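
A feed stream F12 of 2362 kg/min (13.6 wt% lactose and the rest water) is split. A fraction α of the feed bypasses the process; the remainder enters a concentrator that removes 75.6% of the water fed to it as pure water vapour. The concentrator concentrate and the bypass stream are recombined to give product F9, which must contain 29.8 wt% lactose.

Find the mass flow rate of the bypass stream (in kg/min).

All 2362×0.136 = 321.23 kg/min of lactose reaches F9, so F9 = 321.23/0.298 = 1078 kg/min and vapour = 1284 kg/min.
The evaporator receives (1−α)·2362 of feed at 0.864 water and removes 0.756 of that water:
0.756×0.864×(1−α)×2362 = 1284
(1−α) = 1284/1542.8 = 0.8323;  α = 0.1677.
Bypass flow = 0.1677×2362 = 396.18 kg/min.

396.2 kg/min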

Aim of the exercise
Write out the listing again. Keep every character the same.

Your response
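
A feed stream F12 of 2362 kg/min (13.6 wt% lactose and the rest water) is split. A fraction α of the feed bypasses the process; the remainder enters a concentrator that removes 75.6% of the water fed to it as pure water vapour. The concentrator concentrate and the bypass stream are recombined to give product F9, which must contain 29.8 wt% lactose.

Find the mass flow rate of the bypass stream (in kg/min).

All 2362×0.136 = 321.23 kg/min of lactose reaches F9, so F9 = 321.23/0.298 = 1078 kg/min and vapour = 1284 kg/min.
The evaporator receives (1−α)·2362 of feed at 0.864 water and removes 0.756 of that water:
0.756×0.864×(1−α)×2362 = 1284
(1−α) = 1284/1542.8 = 0.8323;  α = 0.1677.
Bypass flow = 0.1677×2362 = 396.18 kg/min.

396.2 kg/min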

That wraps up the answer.